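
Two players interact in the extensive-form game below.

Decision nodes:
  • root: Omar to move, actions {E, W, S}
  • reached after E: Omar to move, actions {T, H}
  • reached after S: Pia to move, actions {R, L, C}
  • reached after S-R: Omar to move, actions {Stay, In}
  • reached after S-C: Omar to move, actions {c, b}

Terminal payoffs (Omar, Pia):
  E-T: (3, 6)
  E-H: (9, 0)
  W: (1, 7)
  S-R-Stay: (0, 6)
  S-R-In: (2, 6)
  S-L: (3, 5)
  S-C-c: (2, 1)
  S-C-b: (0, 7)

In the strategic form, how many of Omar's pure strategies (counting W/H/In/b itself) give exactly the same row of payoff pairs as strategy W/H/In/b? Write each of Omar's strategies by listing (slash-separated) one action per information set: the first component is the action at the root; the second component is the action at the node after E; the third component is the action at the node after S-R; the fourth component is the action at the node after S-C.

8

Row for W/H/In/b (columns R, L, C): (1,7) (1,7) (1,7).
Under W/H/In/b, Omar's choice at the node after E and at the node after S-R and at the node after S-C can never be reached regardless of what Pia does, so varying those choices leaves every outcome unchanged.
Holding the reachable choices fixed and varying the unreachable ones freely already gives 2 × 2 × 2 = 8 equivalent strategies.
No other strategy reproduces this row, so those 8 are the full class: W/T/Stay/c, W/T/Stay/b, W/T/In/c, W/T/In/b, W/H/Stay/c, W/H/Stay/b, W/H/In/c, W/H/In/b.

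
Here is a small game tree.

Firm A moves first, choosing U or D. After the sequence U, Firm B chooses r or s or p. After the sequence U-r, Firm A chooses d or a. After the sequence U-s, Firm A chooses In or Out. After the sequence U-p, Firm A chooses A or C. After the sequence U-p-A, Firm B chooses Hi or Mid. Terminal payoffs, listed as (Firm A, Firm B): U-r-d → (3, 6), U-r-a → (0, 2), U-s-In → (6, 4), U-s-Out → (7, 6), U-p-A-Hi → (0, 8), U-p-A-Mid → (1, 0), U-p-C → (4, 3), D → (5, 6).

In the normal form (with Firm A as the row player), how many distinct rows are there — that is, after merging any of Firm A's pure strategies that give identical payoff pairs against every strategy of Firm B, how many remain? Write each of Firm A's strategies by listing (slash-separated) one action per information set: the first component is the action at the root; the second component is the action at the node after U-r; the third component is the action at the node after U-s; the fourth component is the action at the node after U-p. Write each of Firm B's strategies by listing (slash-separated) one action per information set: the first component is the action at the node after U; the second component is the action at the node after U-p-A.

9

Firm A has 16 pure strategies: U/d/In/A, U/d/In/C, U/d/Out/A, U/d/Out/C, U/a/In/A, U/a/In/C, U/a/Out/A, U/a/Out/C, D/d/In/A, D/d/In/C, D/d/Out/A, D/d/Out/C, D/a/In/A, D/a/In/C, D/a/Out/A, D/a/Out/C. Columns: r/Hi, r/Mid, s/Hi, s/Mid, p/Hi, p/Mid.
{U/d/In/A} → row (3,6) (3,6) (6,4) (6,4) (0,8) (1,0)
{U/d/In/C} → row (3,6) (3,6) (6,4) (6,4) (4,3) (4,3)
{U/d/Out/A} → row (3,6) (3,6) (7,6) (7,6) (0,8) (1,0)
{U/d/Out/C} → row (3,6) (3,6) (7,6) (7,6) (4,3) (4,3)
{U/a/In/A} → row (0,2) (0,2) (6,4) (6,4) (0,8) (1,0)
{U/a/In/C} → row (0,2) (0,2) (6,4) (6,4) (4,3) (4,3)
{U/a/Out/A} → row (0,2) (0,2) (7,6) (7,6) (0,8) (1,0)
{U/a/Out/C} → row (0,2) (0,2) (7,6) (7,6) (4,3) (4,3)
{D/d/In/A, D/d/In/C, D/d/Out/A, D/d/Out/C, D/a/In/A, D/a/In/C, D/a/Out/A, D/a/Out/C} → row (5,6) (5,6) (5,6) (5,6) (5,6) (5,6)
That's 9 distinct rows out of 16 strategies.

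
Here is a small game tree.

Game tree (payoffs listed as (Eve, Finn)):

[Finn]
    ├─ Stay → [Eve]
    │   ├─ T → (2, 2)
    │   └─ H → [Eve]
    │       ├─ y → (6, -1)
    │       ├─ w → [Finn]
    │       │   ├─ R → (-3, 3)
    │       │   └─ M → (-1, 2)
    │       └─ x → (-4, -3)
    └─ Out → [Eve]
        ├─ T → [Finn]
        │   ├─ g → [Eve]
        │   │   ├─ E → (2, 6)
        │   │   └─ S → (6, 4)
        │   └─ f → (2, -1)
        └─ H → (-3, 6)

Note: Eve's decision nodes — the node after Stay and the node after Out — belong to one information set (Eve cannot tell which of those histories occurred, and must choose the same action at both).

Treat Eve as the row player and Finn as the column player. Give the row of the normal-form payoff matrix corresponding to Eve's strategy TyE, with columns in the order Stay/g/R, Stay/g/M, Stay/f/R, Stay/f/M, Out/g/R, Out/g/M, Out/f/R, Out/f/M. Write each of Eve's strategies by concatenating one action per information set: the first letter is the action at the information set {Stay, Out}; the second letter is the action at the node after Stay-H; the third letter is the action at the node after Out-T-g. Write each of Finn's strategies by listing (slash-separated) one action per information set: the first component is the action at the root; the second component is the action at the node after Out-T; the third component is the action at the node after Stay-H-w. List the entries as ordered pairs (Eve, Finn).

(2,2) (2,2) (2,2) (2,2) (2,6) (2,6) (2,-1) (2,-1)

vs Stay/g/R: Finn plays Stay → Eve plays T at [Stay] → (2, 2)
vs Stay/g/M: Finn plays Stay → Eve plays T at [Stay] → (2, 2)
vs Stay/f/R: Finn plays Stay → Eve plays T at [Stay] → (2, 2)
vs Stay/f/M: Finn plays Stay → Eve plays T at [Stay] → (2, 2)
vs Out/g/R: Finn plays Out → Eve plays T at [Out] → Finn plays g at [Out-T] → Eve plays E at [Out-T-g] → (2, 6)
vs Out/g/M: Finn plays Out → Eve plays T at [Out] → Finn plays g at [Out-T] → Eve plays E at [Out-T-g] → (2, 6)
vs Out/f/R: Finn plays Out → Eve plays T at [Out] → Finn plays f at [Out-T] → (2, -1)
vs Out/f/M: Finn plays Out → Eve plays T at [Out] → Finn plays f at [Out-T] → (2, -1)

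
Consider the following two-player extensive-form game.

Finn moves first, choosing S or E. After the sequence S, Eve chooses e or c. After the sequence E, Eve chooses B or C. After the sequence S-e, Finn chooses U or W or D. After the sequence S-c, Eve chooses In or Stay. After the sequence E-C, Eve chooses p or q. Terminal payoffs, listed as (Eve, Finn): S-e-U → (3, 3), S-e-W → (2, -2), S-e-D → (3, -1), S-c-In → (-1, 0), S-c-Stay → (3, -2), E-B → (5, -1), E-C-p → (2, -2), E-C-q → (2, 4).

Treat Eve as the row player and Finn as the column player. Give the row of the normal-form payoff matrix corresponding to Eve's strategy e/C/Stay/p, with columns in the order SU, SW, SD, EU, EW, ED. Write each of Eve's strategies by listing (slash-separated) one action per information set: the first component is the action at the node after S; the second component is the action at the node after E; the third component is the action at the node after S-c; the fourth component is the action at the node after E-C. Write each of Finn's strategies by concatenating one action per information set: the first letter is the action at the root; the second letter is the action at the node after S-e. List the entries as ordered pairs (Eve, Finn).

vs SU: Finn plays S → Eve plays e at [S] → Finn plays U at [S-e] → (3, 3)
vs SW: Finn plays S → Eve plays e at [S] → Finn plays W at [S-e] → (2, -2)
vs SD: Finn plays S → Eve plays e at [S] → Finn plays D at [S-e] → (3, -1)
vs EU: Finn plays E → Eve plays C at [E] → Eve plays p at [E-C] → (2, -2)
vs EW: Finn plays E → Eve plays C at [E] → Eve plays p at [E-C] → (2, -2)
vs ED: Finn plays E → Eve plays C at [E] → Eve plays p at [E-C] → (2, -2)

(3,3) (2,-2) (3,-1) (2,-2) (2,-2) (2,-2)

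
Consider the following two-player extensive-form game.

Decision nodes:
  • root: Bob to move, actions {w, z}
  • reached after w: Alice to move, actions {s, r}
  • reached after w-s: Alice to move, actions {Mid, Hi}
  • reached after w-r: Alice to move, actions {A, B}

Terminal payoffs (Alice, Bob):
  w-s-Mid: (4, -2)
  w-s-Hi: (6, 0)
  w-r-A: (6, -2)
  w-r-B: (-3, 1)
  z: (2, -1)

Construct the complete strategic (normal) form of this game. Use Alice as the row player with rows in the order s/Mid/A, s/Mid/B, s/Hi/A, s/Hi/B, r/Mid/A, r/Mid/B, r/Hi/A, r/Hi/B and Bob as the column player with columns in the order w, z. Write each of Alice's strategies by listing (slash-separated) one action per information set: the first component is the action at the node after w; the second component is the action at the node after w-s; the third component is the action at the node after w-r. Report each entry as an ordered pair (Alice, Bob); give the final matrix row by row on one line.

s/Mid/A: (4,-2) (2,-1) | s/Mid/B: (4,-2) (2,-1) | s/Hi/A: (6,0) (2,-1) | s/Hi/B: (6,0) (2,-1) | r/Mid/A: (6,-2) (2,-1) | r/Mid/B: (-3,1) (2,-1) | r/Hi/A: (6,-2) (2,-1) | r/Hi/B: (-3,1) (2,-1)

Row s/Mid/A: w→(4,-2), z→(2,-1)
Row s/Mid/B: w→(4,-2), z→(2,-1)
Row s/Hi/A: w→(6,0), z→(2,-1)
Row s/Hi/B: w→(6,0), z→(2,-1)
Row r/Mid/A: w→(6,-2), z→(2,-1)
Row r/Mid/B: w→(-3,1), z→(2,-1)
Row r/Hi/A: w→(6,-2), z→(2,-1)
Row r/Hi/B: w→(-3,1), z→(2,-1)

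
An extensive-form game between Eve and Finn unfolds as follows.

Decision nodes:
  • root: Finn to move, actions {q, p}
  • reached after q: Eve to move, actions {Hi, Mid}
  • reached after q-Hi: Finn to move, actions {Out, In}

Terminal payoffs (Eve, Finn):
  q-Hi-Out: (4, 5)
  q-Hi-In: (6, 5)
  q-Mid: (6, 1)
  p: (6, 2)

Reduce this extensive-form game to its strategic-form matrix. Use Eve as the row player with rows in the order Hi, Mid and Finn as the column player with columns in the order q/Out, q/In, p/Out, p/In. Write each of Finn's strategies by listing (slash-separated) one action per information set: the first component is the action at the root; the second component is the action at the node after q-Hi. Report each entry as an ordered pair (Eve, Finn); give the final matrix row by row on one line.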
_ _ _ _
Task details:
Only an exact reproduction of the lines from the one with "after q-Hi: Finn" to the end of the listing is expected.

Task result:
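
  • reached after q-Hi: Finn to move, actions {Out, In}

Terminal payoffs (Eve, Finn):
  q-Hi-Out: (4, 5)
  q-Hi-In: (6, 5)
  q-Mid: (6, 1)
  p: (6, 2)

Reduce this extensive-form game to its strategic-form matrix. Use Eve as the row player with rows in the order Hi, Mid and Finn as the column player with columns in the order q/Out, q/In, p/Out, p/In. Write each of Finn's strategies by listing (slash-separated) one action per information set: the first component is the action at the root; the second component is the action at the node after q-Hi. Report each entry as an ordered pair (Eve, Finn); give the final matrix row by row on one line.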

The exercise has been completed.